● PROBLEM DESCRIPTION: Show every line of the data where the word "distributes" can be found.

Items listed in a dataset
------------------------------------------------

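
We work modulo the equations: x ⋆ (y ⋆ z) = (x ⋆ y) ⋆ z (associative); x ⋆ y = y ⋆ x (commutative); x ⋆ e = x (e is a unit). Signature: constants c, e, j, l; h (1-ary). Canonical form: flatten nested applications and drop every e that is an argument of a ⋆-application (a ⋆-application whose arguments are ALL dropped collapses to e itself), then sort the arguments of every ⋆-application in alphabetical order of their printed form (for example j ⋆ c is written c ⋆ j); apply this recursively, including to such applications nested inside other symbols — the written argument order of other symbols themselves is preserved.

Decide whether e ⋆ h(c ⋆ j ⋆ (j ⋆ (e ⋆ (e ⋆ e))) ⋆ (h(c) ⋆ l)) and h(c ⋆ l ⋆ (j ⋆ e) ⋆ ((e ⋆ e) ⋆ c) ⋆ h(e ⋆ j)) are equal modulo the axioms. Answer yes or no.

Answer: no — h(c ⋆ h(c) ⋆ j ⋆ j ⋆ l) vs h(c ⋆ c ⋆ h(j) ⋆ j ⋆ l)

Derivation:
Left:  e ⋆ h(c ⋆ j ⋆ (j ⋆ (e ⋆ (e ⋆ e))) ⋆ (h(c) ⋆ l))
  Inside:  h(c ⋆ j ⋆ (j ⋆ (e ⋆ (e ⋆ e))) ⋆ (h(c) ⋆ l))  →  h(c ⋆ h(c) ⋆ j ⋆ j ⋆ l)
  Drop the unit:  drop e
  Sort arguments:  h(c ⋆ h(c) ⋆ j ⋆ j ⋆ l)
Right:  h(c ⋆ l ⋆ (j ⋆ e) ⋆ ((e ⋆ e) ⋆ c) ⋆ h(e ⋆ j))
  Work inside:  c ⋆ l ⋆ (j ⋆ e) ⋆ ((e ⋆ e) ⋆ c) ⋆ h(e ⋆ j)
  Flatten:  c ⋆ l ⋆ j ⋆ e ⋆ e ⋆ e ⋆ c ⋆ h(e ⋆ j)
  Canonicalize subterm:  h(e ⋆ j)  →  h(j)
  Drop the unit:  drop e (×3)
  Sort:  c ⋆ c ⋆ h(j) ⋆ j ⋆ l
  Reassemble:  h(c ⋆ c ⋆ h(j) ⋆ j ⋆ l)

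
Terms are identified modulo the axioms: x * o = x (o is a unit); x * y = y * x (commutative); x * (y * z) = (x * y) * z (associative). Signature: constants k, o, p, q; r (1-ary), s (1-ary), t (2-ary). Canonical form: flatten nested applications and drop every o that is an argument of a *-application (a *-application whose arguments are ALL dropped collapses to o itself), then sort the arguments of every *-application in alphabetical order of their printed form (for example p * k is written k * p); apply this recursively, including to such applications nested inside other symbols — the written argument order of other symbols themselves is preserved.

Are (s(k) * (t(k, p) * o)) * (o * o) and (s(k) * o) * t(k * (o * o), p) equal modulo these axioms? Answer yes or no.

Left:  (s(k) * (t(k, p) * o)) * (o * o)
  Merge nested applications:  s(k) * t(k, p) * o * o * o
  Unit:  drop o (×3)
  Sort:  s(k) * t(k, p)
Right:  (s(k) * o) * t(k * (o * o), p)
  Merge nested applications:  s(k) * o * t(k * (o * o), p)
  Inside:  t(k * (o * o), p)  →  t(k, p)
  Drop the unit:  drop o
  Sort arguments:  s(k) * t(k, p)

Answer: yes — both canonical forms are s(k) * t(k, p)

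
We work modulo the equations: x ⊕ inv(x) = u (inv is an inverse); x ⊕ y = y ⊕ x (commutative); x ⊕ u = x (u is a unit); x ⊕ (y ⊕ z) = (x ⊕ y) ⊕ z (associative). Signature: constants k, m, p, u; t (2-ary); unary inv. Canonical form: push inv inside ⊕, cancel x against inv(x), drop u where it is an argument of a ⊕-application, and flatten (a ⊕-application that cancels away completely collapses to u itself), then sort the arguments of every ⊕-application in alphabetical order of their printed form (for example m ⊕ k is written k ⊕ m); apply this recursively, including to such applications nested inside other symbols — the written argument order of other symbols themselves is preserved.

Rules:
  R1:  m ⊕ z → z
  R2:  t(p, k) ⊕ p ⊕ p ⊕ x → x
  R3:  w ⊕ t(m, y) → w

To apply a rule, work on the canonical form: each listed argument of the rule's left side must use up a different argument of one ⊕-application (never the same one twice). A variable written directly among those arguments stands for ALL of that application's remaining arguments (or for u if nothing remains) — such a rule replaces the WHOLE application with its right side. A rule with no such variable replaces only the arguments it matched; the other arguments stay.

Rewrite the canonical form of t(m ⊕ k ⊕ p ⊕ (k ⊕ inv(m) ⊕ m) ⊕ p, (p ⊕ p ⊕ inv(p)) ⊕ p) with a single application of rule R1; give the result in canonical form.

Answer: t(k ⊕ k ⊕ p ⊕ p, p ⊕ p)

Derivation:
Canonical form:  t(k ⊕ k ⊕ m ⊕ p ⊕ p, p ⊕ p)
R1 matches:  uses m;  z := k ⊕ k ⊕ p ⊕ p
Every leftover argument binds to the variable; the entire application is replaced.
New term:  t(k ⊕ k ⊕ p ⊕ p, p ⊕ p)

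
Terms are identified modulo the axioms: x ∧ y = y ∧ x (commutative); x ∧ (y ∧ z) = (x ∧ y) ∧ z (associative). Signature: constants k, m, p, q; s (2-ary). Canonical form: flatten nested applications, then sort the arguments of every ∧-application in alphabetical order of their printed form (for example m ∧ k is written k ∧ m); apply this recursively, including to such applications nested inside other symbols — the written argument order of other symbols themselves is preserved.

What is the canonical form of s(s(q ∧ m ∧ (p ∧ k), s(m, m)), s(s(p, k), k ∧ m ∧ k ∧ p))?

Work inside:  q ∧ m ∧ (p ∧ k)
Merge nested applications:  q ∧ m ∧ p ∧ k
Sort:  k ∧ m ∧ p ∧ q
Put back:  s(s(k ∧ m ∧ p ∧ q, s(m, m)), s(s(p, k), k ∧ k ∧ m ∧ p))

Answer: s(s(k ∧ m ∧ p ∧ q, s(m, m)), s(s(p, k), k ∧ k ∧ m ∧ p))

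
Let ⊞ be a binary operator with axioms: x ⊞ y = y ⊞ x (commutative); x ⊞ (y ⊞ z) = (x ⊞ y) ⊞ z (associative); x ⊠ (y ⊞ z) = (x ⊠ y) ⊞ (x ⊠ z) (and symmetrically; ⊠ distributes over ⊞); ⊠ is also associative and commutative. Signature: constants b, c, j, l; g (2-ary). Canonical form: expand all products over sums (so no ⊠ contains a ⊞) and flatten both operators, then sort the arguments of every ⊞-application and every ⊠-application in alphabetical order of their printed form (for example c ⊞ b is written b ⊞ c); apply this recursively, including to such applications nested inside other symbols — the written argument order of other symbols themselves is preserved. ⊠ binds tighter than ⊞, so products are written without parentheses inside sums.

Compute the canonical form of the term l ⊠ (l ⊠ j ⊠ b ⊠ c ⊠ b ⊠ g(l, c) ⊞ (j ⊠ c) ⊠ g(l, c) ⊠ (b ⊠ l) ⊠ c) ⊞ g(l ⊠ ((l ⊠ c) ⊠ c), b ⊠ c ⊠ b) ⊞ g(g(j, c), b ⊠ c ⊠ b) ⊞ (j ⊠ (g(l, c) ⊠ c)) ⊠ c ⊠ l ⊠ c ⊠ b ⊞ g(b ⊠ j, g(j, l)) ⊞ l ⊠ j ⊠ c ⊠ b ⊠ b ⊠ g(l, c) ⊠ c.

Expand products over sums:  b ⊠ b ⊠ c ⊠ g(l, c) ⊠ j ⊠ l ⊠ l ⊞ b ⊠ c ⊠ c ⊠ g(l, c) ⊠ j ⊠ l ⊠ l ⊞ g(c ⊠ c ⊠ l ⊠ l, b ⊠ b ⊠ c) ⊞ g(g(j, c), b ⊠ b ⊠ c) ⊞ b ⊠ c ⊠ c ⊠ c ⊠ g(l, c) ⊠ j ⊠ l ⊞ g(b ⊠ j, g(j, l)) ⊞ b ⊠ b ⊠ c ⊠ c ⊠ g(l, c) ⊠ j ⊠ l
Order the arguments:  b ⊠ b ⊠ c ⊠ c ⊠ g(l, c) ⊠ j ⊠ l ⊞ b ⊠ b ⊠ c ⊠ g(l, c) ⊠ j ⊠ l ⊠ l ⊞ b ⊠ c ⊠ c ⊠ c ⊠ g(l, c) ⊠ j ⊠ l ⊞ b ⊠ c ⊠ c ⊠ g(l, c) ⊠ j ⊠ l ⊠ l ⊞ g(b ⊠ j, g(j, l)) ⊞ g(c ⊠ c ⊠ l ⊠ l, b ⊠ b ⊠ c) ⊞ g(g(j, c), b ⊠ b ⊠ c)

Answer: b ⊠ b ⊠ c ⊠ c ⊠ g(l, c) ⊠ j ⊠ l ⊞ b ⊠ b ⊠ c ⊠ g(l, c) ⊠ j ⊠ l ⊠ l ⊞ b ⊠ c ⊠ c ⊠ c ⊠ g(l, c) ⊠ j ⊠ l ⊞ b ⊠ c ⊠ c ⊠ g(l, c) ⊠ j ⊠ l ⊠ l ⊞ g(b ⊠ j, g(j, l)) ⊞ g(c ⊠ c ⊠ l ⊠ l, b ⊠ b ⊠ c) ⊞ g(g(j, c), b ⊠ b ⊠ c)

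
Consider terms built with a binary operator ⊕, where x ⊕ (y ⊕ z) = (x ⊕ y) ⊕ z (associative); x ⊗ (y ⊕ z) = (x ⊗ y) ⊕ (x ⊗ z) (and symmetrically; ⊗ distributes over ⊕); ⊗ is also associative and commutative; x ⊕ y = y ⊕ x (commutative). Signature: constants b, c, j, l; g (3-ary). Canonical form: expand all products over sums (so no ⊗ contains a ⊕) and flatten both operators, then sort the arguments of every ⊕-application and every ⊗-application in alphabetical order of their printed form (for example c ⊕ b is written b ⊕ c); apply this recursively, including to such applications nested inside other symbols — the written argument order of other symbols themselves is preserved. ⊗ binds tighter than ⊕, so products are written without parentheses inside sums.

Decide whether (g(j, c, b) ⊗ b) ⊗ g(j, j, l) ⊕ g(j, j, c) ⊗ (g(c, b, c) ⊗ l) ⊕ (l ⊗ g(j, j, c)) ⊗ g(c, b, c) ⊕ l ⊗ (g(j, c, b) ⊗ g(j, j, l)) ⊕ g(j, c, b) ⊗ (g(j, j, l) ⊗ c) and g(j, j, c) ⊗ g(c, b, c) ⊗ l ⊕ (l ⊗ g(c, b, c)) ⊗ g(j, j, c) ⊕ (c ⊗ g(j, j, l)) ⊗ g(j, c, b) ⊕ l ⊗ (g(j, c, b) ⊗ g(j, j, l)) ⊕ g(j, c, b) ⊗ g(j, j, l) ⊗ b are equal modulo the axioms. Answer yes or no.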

------------------------------------------------

● TASK RESULT:
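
Let ⊞ be a binary operator with axioms: x ⊞ y = y ⊞ x (commutative); x ⊞ (y ⊞ z) = (x ⊞ y) ⊞ z (associative); x ⊠ (y ⊞ z) = (x ⊠ y) ⊞ (x ⊠ z) (and symmetrically; ⊠ distributes over ⊞); ⊠ is also associative and commutative. Signature: constants b, c, j, l; g (2-ary). Canonical form: expand all products over sums (so no ⊠ contains a ⊞) and flatten both operators, then sort the arguments of every ⊞-application and every ⊠-application in alphabetical order of their printed form (for example c ⊞ b is written b ⊞ c); apply this recursively, including to such applications nested inside other symbols — the written argument order of other symbols themselves is preserved. ⊠ binds tighter than ⊞, so products are written without parentheses inside sums.
Consider terms built with a binary operator ⊕, where x ⊕ (y ⊕ z) = (x ⊕ y) ⊕ z (associative); x ⊗ (y ⊕ z) = (x ⊗ y) ⊕ (x ⊗ z) (and symmetrically; ⊗ distributes over ⊕); ⊗ is also associative and commutative; x ⊕ y = y ⊕ x (commutative). Signature: constants b, c, j, l; g (3-ary). Canonical form: expand all products over sums (so no ⊗ contains a ⊕) and flatten both operators, then sort the arguments of every ⊕-application and every ⊗-application in alphabetical order of their printed form (for example c ⊕ b is written b ⊕ c); apply this recursively, including to such applications nested inside other symbols — the written argument order of other symbols themselves is preserved. ⊗ binds tighter than ⊕, so products are written without parentheses inside sums.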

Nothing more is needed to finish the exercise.